Saved data entries
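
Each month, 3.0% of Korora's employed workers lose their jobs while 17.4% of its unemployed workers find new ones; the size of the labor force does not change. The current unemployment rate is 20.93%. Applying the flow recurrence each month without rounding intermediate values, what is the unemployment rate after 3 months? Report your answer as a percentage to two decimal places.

With a fixed labor force, u_{t+1} = u_t + s·(1−u_t) − f·u_t = u_t·(1−s−f) + s.
Here 1−s−f = 0.796 and s = 0.030.
u_1 = 0.209300 × 0.796 + 0.030 = 0.196603.
u_2 = 0.196603 × 0.796 + 0.030 = 0.186496.
u_3 = 0.186496 × 0.796 + 0.030 = 0.178451.

Unemployment rate after three months ≈ 17.85%.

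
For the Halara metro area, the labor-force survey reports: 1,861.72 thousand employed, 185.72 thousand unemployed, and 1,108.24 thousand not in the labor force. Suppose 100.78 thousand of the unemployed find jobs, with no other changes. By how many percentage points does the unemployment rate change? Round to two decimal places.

Initially, labor force = 1,861.72 + 185.72 = 2,047.44 thousand, so u = 185.72/2,047.44 = 9.07%.
After the change, unemployed falls and employed rises by 100.78; labor force unchanged → E = 1,962.50, U = 84.94, labor force = 2,047.44 thousand.
New unemployment rate = 84.94 / 2,047.44 = 4.15%.
Change = 4.15% − 9.07% = −4.92 percentage points.

The unemployment rate changes by −4.92 percentage points.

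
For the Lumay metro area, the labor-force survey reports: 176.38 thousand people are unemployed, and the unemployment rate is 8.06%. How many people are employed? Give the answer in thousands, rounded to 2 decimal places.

About 2,011.96 thousand are employed.

Labor force = U / u = 176.38 / 0.0806 ≈ 2,188.34 thousand.
Employed = labor force − unemployed = 2,188.34 − 176.38 = 2,011.96 thousand.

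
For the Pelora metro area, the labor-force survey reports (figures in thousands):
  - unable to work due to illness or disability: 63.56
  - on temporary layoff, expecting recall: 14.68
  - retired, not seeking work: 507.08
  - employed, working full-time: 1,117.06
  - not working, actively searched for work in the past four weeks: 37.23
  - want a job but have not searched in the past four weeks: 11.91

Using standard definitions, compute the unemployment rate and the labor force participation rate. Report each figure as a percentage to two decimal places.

Unemployment rate ≈ 4.44%; labor force participation rate ≈ 66.74%.

Employed = 1,117.06 thousand.
Unemployed = 14.68 + 37.23 = 51.91 thousand (jobless and actively searching, or on temporary layoff).
Labor force = 1,117.06 + 51.91 = 1,168.97 thousand.
Not in labor force = 63.56 + 507.08 + 11.91 = 582.55 thousand (those not working and not actively searching are outside the labor force — including those who want a job but have given up searching).
Civilian working-age population = 1,168.97 + 582.55 = 1,751.52 thousand.
Unemployment rate = 51.91 / 1,168.97 = 4.44%.
Labor force participation rate = 1,168.97 / 1,751.52 = 66.74%.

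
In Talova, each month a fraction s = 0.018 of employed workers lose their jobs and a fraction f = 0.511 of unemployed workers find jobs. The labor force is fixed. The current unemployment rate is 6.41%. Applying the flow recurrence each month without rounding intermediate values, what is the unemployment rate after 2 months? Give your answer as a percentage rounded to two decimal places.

Unemployment rate after two months ≈ 4.07%.

With a fixed labor force, u_{t+1} = u_t + s·(1−u_t) − f·u_t = u_t·(1−s−f) + s.
Here 1−s−f = 0.471 and s = 0.018.
u_1 = 0.064100 × 0.471 + 0.018 = 0.048191.
u_2 = 0.048191 × 0.471 + 0.018 = 0.040698.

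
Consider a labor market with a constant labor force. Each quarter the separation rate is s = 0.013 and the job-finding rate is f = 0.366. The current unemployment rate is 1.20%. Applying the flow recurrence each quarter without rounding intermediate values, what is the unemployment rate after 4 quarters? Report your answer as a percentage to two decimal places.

With a fixed labor force, u_{t+1} = u_t + s·(1−u_t) − f·u_t = u_t·(1−s−f) + s.
Here 1−s−f = 0.621 and s = 0.013.
u_1 = 0.012000 × 0.621 + 0.013 = 0.020452.
u_2 = 0.020452 × 0.621 + 0.013 = 0.025701.
u_3 = 0.025701 × 0.621 + 0.013 = 0.028960.
u_4 = 0.028960 × 0.621 + 0.013 = 0.030984.

Unemployment rate after four quarters ≈ 3.10%.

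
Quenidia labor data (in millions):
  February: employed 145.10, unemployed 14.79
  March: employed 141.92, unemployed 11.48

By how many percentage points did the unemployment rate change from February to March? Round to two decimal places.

February: labor force = 145.10 + 14.79 = 159.89; u = 14.79/159.89 = 9.25%.
March: labor force = 141.92 + 11.48 = 153.40; u = 11.48/153.40 = 7.48%.
Change = 7.48% − 9.25% = −1.77 pp.

The unemployment rate changed by −1.77 percentage points.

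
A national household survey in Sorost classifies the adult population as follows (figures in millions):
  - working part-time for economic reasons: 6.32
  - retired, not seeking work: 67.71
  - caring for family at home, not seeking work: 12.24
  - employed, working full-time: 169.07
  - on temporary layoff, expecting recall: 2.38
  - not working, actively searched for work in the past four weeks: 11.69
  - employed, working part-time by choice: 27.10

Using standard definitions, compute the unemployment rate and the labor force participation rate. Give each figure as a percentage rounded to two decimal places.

Unemployment rate ≈ 6.50%; labor force participation rate ≈ 73.04%.

Employed = 6.32 + 169.07 + 27.10 = 202.49 million (anyone who worked, including part-time for economic reasons, counts as employed).
Unemployed = 2.38 + 11.69 = 14.07 million (jobless and actively searching, or on temporary layoff).
Labor force = 202.49 + 14.07 = 216.56 million.
Not in labor force = 67.71 + 12.24 = 79.95 million (those not working and not actively searching are outside the labor force).
Civilian working-age population = 216.56 + 79.95 = 296.51 million.
Unemployment rate = 14.07 / 216.56 = 6.50%.
Labor force participation rate = 216.56 / 296.51 = 73.04%.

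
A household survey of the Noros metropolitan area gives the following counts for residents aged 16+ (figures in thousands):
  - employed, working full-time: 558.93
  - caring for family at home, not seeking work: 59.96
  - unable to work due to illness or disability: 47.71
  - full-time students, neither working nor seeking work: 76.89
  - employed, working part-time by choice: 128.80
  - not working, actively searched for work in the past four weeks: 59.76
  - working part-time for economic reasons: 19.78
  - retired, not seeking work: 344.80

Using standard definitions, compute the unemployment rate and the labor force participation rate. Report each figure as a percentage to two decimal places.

Employed = 558.93 + 128.80 + 19.78 = 707.51 thousand (anyone who worked, including part-time for economic reasons, counts as employed).
Unemployed = 59.76 thousand.
Labor force = 707.51 + 59.76 = 767.27 thousand.
Not in labor force = 59.96 + 47.71 + 76.89 + 344.80 = 529.36 thousand (those not working and not actively searching are outside the labor force).
Civilian working-age population = 767.27 + 529.36 = 1,296.63 thousand.
Unemployment rate = 59.76 / 767.27 = 7.79%.
Labor force participation rate = 767.27 / 1,296.63 = 59.17%.

Unemployment rate ≈ 7.79%; labor force participation rate ≈ 59.17%.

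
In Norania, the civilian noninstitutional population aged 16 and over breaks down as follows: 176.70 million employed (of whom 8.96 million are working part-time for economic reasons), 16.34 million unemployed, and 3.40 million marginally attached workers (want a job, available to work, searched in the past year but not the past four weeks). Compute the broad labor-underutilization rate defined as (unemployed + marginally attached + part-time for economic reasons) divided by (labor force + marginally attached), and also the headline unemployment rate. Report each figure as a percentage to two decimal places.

Broad underutilization rate ≈ 14.61%; headline unemployment rate ≈ 8.46%.

Labor force = 176.70 + 16.34 = 193.04 million.
Numerator = 16.34 + 3.40 + 8.96 = 28.70 million.
Denominator = 193.04 + 3.40 = 196.44 million.
Broad rate = 28.70 / 196.44 = 14.61%.
Headline unemployment rate = 16.34 / 193.04 = 8.46%.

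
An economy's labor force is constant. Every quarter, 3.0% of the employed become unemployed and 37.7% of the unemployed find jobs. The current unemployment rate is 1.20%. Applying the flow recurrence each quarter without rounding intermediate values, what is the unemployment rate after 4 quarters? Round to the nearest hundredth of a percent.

With a fixed labor force, u_{t+1} = u_t + s·(1−u_t) − f·u_t = u_t·(1−s−f) + s.
Here 1−s−f = 0.593 and s = 0.030.
u_1 = 0.012000 × 0.593 + 0.030 = 0.037116.
u_2 = 0.037116 × 0.593 + 0.030 = 0.052010.
u_3 = 0.052010 × 0.593 + 0.030 = 0.060842.
u_4 = 0.060842 × 0.593 + 0.030 = 0.066079.

Unemployment rate after four quarters ≈ 6.61%.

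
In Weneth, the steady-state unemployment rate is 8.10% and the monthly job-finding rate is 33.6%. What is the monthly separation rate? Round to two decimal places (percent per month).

From u* = s/(s+f): s = u·f/(1−u).
s = 0.0810 × 33.6 / (1 − 0.0810) = 2.7216 / 0.9190 ≈ 2.96% per month.

Separation rate ≈ 2.96% per month.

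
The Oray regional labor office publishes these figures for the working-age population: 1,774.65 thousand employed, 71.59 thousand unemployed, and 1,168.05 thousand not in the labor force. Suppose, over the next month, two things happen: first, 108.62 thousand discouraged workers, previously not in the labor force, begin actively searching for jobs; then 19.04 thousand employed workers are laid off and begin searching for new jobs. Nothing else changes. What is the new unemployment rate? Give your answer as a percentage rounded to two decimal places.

New unemployment rate ≈ 10.19%.

Initially, labor force = 1,774.65 + 71.59 = 1,846.24 thousand, so u = 71.59/1,846.24 = 3.88%.
After the first change, unemployed and labor force both rise by 108.62 → E = 1,774.65, U = 180.21, labor force = 1,954.86 thousand.
After the second change, employed falls and unemployed rises by 19.04; labor force unchanged → E = 1,755.61, U = 199.25, labor force = 1,954.86 thousand.
New unemployment rate = 199.25 / 1,954.86 = 10.19%.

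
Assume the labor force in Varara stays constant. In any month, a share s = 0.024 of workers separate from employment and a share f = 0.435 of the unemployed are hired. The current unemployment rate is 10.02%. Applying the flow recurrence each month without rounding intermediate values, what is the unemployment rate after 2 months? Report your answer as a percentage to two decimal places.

Unemployment rate after two months ≈ 6.63%.

With a fixed labor force, u_{t+1} = u_t + s·(1−u_t) − f·u_t = u_t·(1−s−f) + s.
Here 1−s−f = 0.541 and s = 0.024.
u_1 = 0.100200 × 0.541 + 0.024 = 0.078208.
u_2 = 0.078208 × 0.541 + 0.024 = 0.066311.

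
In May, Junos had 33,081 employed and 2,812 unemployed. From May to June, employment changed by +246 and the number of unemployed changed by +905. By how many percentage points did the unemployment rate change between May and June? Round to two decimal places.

The unemployment rate changed by +2.20 percentage points.

May: labor force = 33,081 + 2,812 = 35,893; u = 2,812/35,893 = 7.83%.
June: labor force = 33,327 + 3,717 = 37,044; u = 3,717/37,044 = 10.03%.
Change = 10.03% − 7.83% = +2.20 pp.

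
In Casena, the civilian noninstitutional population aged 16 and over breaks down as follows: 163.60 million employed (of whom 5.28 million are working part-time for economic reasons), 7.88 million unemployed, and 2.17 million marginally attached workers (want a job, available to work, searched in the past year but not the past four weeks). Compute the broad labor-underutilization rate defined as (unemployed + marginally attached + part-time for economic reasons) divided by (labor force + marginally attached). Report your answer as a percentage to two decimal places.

Broad underutilization rate ≈ 8.83%.

Labor force = 163.60 + 7.88 = 171.48 million.
Numerator = 7.88 + 2.17 + 5.28 = 15.33 million.
Denominator = 171.48 + 2.17 = 173.65 million.
Broad rate = 15.33 / 173.65 = 8.83%.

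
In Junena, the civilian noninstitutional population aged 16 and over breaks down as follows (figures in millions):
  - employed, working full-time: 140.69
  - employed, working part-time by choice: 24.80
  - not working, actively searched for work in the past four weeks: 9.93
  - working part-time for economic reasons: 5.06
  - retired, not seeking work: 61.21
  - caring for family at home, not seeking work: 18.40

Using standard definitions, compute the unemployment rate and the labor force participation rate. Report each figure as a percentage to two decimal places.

Employed = 140.69 + 24.80 + 5.06 = 170.55 million (anyone who worked, including part-time for economic reasons, counts as employed).
Unemployed = 9.93 million.
Labor force = 170.55 + 9.93 = 180.48 million.
Not in labor force = 61.21 + 18.40 = 79.61 million (those not working and not actively searching are outside the labor force).
Civilian working-age population = 180.48 + 79.61 = 260.09 million.
Unemployment rate = 9.93 / 180.48 = 5.50%.
Labor force participation rate = 180.48 / 260.09 = 69.39%.

Unemployment rate ≈ 5.50%; labor force participation rate ≈ 69.39%.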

» Assignment
Search the records above for "disability". Copy each line where it is found.

» Written answer
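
  - unable to work due to illness or disability: 63.56
  - unable to work due to illness or disability: 47.71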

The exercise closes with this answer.